• [Problem description] Every line of the records below that has the word "constant" should be copied.

• [Raw data]
# # # #

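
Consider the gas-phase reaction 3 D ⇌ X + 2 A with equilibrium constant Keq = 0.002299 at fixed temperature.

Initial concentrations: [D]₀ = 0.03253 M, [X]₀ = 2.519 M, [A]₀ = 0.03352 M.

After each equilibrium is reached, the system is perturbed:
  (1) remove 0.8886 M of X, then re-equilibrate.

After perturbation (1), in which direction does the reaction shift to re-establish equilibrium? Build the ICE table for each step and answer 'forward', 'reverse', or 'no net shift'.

Q₀ = 82.22 vs Keq = 0.002299 ⇒ Q>K, reverse
Step 1:
                  D         X         A
  I         0.03253     2.519   0.03352
  C         0.04922  -0.01641  -0.03281
  E         0.08175     2.503 7.0841e-04
  solve Keq expr → x = -0.01641; check Q = 0.002299
Then remove 0.8886 M of X.
Step 2:
                  D         X         A
  I         0.08175     1.614 7.0841e-04
  C       -2.5436e-04 8.4788e-05 1.6958e-04
  E         0.08149     1.614 8.7799e-04
  solve Keq expr → x = 8.4788e-05; check Q = 0.002299

Direction: forward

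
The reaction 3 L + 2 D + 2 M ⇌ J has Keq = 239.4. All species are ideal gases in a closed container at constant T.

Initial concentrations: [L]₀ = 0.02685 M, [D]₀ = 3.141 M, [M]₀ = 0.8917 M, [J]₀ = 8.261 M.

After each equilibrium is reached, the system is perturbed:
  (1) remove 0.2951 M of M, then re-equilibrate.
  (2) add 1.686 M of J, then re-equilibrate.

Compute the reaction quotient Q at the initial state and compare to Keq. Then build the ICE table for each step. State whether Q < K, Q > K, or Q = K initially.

Q₀ = 5.4403e+04 vs Keq = 239.4 ⇒ Q>K, reverse
Step 1:
                  L         D         M         J
  Initial   0.02685     3.141    0.8917     8.261
  Change     0.1246   0.08309   0.08309  -0.04154
  Equil      0.1515     3.224    0.9748     8.219
  solve Keq expr → x = -0.04154; check Q = 239.4
Then remove 0.2951 M of M.
Step 2:
                  L         D         M         J
  Initial    0.1515     3.224    0.6797     8.219
  Change    0.03577   0.02385   0.02385  -0.01192
  Equil      0.1873     3.248    0.7035     8.208
  solve Keq expr → x = -0.01192; check Q = 239.4
Then add 1.686 M of J.
Step 3:
                  L         D         M         J
  Initial    0.1873     3.248    0.7035     9.894
  Change    0.01043   0.00695   0.00695 -0.003475
  Equil      0.1977     3.255    0.7105      9.89
  solve Keq expr → x = -0.003475; check Q = 239.4

Q₀ = 5.4403e+04; Q > K (proceeds reverse)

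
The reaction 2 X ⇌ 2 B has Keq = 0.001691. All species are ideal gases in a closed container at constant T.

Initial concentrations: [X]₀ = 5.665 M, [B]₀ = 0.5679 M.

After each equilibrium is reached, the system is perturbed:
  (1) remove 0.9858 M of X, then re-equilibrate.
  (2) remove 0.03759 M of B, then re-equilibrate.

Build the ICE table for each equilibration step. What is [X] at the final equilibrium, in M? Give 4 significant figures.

[X]_eq = 5.004 M

Q₀ = 0.01005 vs Keq = 0.001691 ⇒ Q>K, reverse
Step 1:
                   X          B
  init         5.665     0.5679
  Δ           0.3217    -0.3217
  eq           5.987     0.2462
  solve Keq expr → x = -0.1609; check Q = 0.001691
Then remove 0.9858 M of X.
Step 2:
                   X          B
  init         5.001     0.2462
  Δ          0.03894   -0.03894
  eq            5.04     0.2072
  solve Keq expr → x = -0.01947; check Q = 0.001691
Then remove 0.03759 M of B.
Step 3:
                   X          B
  init          5.04     0.1697
  Δ         -0.03611    0.03611
  eq           5.004     0.2058
  solve Keq expr → x = 0.01805; check Q = 0.001691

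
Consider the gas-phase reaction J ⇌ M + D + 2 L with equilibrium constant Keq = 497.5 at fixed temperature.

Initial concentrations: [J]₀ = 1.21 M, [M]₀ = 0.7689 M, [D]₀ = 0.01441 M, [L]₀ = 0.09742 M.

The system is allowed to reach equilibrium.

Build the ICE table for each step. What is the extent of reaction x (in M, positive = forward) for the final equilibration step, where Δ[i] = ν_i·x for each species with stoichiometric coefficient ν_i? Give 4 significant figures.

Q₀ = 8.6905e-05 vs Keq = 497.5 ⇒ Q<K, forward
Step 1:
                    J           M           D           L
  init           1.21      0.7689     0.01441     0.09742
  Δ            -1.182       1.182       1.182       2.363
  eq          0.02839       1.951       1.196       2.461
  solve Keq expr → x = 1.182; check Q = 497.5

x = 1.182 M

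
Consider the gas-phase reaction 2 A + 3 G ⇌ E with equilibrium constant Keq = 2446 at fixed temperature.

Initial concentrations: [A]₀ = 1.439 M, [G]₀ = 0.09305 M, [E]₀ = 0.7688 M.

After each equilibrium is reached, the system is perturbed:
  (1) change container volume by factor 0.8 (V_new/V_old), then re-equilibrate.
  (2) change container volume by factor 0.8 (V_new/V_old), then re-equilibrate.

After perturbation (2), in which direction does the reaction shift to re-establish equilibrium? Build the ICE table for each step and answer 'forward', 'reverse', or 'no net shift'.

Q₀ = 460.8 vs Keq = 2446 ⇒ Q<K, forward
Step 1:
                   A          G          E
  Initial      1.439    0.09305     0.7688
  Change    -0.02584   -0.03876    0.01292
  Equil        1.413    0.05429     0.7817
  solve Keq expr → x = 0.01292; check Q = 2446
Then change container volume by factor 0.8 (V_new/V_old).
Step 2:
                   A          G          E
  Initial      1.766    0.06787     0.9771
  Change    -0.01143   -0.01715   0.005716
  Equil        1.755    0.05072     0.9829
  solve Keq expr → x = 0.005716; check Q = 2446
Then change container volume by factor 0.8 (V_new/V_old).
Step 3:
                   A          G          E
  Initial      2.194     0.0634      1.229
  Change    -0.01073   -0.01609   0.005364
  Equil        2.183     0.0473      1.234
  solve Keq expr → x = 0.005364; check Q = 2446

Direction: forward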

# # # #

• [Written solution]
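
Consider the gas-phase reaction 3 D ⇌ X + 2 A with equilibrium constant Keq = 0.002299 at fixed temperature.
The reaction 3 L + 2 D + 2 M ⇌ J has Keq = 239.4. All species are ideal gases in a closed container at constant T.
The reaction 2 X ⇌ 2 B has Keq = 0.001691. All species are ideal gases in a closed container at constant T.
Consider the gas-phase reaction J ⇌ M + D + 2 L with equilibrium constant Keq = 497.5 at fixed temperature.
Consider the gas-phase reaction 2 A + 3 G ⇌ E with equilibrium constant Keq = 2446 at fixed temperature.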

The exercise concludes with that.